**What the task requires:** Find the line containing "Is there evidence" in the records below. Copy exactly that line and each one after it, ending at the line containing "Do not assume", and nothing more.

[Data provided Boundary: Start]

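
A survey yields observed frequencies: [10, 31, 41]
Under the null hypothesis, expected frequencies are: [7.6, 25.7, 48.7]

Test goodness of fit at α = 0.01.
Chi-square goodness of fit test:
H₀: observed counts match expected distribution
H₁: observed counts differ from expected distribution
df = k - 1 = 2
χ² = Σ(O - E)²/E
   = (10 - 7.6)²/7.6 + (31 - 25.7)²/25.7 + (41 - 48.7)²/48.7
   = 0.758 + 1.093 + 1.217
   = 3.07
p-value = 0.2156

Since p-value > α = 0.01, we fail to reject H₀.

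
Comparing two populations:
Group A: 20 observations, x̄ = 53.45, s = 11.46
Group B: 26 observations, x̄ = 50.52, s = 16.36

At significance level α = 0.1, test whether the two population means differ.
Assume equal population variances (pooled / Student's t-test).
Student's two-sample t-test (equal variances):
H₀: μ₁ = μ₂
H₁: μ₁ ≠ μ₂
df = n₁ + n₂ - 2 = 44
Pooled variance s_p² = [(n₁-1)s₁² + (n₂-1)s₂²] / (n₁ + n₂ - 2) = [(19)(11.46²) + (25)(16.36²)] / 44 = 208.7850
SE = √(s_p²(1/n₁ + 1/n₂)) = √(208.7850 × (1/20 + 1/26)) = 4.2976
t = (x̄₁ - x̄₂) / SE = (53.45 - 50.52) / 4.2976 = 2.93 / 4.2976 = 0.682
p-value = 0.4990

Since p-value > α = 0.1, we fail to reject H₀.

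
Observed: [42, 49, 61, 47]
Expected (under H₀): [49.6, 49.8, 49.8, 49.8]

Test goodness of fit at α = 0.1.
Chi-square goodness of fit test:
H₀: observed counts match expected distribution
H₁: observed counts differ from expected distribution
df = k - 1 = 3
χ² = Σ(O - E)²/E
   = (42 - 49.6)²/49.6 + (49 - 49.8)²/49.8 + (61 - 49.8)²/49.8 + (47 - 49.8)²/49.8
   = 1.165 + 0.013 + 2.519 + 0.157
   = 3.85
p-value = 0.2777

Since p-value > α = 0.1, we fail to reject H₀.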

[Data provided Boundary: End]
[Data provided Boundary: Start]

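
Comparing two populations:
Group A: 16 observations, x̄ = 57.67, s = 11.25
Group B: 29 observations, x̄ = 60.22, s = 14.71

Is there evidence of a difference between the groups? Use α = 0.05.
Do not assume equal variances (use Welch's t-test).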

[Data provided Boundary: End]

**Result for this task:**
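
Is there evidence of a difference between the groups? Use α = 0.05.
Do not assume equal variances (use Welch's t-test).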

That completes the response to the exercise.